_Dataset entries:_
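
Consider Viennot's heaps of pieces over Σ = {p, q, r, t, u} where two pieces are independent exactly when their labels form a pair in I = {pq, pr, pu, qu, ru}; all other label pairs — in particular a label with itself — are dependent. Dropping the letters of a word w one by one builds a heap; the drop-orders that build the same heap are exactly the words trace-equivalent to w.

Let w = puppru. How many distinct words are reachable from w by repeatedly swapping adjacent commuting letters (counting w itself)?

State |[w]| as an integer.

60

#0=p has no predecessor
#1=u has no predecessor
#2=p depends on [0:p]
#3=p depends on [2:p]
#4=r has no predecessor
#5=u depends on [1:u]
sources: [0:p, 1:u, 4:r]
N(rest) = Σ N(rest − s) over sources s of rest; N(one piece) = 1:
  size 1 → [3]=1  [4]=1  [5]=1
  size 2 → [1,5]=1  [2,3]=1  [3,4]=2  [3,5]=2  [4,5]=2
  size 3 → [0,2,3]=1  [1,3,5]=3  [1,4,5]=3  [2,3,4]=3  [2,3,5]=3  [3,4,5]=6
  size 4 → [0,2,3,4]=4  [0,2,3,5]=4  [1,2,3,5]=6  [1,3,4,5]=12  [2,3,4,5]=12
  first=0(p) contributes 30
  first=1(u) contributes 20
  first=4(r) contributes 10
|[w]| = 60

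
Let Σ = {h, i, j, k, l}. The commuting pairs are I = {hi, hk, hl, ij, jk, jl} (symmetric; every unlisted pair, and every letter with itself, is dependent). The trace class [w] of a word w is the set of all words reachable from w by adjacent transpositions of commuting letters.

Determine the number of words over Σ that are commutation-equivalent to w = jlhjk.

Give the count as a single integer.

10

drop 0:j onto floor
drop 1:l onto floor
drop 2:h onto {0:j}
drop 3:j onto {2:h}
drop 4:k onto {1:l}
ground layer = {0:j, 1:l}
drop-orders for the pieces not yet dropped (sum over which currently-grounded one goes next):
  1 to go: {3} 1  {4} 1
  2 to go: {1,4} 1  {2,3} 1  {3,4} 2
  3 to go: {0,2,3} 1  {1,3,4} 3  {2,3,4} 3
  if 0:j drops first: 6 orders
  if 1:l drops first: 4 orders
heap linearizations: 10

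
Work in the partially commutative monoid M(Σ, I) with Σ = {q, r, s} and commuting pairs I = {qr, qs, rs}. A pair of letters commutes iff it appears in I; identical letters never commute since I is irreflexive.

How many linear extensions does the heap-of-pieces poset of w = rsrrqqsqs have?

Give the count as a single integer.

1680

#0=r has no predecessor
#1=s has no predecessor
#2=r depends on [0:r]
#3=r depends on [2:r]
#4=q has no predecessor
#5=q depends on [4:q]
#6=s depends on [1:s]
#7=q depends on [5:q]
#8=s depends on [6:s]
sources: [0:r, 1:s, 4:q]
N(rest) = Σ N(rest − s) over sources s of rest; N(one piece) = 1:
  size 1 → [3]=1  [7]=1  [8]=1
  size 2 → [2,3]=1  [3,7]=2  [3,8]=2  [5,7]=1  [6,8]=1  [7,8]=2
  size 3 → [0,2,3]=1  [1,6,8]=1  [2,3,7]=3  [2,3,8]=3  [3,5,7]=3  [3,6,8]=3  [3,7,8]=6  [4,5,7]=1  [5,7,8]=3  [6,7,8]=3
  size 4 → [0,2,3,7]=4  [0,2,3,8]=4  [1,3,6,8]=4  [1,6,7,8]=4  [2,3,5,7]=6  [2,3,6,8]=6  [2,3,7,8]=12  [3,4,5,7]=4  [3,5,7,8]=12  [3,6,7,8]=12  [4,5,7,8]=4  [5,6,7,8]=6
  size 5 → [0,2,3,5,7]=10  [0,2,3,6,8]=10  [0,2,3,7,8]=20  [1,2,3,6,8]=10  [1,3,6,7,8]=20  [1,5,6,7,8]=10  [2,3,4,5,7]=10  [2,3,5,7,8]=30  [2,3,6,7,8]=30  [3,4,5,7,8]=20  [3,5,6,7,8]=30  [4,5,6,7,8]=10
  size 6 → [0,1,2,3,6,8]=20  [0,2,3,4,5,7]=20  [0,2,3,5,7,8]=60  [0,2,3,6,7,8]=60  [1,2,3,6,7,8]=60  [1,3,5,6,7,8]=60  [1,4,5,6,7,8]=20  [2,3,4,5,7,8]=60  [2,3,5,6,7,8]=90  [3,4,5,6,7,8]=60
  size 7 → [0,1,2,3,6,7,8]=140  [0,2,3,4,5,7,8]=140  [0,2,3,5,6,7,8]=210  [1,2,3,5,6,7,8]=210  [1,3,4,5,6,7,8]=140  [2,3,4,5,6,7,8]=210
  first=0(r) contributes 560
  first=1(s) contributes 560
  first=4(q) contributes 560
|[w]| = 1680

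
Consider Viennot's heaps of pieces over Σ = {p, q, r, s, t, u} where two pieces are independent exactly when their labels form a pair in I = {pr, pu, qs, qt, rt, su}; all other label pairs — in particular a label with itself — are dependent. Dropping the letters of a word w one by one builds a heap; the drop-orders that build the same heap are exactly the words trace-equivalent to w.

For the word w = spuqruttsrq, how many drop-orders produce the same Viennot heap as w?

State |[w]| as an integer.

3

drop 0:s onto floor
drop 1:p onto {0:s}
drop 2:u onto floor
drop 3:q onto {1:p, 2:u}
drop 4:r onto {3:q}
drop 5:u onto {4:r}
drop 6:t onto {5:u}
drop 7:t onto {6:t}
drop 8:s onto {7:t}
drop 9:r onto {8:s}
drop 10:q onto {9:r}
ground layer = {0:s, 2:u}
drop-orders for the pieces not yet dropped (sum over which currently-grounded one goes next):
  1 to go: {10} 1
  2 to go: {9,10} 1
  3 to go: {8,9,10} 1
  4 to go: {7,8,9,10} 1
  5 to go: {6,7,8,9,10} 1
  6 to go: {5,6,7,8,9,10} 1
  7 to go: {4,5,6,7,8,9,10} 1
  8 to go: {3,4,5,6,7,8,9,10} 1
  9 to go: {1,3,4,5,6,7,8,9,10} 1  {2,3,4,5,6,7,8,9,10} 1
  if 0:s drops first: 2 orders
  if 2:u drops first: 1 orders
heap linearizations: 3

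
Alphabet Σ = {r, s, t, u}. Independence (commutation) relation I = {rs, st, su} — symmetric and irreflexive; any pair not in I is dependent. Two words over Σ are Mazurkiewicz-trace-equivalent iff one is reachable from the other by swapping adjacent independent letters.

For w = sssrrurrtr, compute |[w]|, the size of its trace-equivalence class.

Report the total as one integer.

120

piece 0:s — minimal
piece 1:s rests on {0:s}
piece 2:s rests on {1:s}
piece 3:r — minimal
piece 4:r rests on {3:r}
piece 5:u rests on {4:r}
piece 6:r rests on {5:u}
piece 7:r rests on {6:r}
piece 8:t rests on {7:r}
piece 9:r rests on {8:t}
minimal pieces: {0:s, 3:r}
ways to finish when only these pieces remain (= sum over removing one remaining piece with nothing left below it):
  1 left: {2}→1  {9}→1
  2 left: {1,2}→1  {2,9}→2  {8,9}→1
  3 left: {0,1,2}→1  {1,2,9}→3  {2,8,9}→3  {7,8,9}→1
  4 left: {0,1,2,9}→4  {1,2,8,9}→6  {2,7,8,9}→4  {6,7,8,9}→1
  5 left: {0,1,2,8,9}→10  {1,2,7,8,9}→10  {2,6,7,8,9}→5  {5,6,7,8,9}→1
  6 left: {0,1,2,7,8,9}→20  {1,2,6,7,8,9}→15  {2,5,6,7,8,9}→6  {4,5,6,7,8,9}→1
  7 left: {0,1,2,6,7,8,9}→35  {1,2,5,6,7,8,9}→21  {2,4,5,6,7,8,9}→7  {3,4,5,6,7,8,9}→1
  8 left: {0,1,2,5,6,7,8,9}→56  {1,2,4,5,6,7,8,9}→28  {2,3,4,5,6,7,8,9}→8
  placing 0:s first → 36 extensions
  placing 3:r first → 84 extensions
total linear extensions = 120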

_Task description:_
In the listing above, find the line containing "For the word" and the line containing "For w = sssrrurrtr, compute", then repeat those two lines and everything between them exactly.

_Answer below:_
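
For the word w = spuqruttsrq, how many drop-orders produce the same Viennot heap as w?

State |[w]| as an integer.

3

drop 0:s onto floor
drop 1:p onto {0:s}
drop 2:u onto floor
drop 3:q onto {1:p, 2:u}
drop 4:r onto {3:q}
drop 5:u onto {4:r}
drop 6:t onto {5:u}
drop 7:t onto {6:t}
drop 8:s onto {7:t}
drop 9:r onto {8:s}
drop 10:q onto {9:r}
ground layer = {0:s, 2:u}
drop-orders for the pieces not yet dropped (sum over which currently-grounded one goes next):
  1 to go: {10} 1
  2 to go: {9,10} 1
  3 to go: {8,9,10} 1
  4 to go: {7,8,9,10} 1
  5 to go: {6,7,8,9,10} 1
  6 to go: {5,6,7,8,9,10} 1
  7 to go: {4,5,6,7,8,9,10} 1
  8 to go: {3,4,5,6,7,8,9,10} 1
  9 to go: {1,3,4,5,6,7,8,9,10} 1  {2,3,4,5,6,7,8,9,10} 1
  if 0:s drops first: 2 orders
  if 2:u drops first: 1 orders
heap linearizations: 3

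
Alphabet Σ = {r, s, t, u}. Independence (commutation) relation I = {rs, st, su} — symmetric and irreflexive; any pair not in I is dependent. Two words over Σ are Mazurkiewicz-trace-equivalent iff one is reachable from the other by swapping adjacent independent letters.

For w = sssrrurrtr, compute |[w]|, the size of its trace-equivalence class.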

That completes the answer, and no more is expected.